##### GIVEN RECORDS

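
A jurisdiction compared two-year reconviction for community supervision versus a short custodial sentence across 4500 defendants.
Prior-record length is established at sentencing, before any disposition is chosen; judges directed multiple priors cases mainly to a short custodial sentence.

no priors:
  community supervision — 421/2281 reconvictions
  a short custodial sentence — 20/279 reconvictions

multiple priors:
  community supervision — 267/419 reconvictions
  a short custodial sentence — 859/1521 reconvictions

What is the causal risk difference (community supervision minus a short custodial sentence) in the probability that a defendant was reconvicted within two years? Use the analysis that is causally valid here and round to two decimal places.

+0.10

a short custodial sentence is lower inside every prior-record length stratum but community supervision is lower in aggregate. Whether to stratify depends on how prior-record length relates to the disposition.
Here prior-record length is a common cause — it drives both which disposition a case falls under and the outcome. The crude comparison mixes populations; the stratum-specific rates are the causally relevant ones.
Adjusting over the population distribution of prior-record length: 0.569·(0.185−0.072) + 0.431·(0.637−0.565) = +0.095.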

##########

▸ EXERCISE: Please set down the entire material above exactly as presented.

▸ EXPECTED ANSWER:
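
A jurisdiction compared two-year reconviction for community supervision versus a short custodial sentence across 4500 defendants.
Prior-record length is established at sentencing, before any disposition is chosen; judges directed multiple priors cases mainly to a short custodial sentence.

no priors:
  community supervision — 421/2281 reconvictions
  a short custodial sentence — 20/279 reconvictions

multiple priors:
  community supervision — 267/419 reconvictions
  a short custodial sentence — 859/1521 reconvictions

What is the causal risk difference (community supervision minus a short custodial sentence) in the probability that a defendant was reconvicted within two years? Use the analysis that is causally valid here and round to two decimal places.

+0.10

a short custodial sentence is lower inside every prior-record length stratum but community supervision is lower in aggregate. Whether to stratify depends on how prior-record length relates to the disposition.
Here prior-record length is a common cause — it drives both which disposition a case falls under and the outcome. The crude comparison mixes populations; the stratum-specific rates are the causally relevant ones.
Adjusting over the population distribution of prior-record length: 0.569·(0.185−0.072) + 0.431·(0.637−0.565) = +0.095.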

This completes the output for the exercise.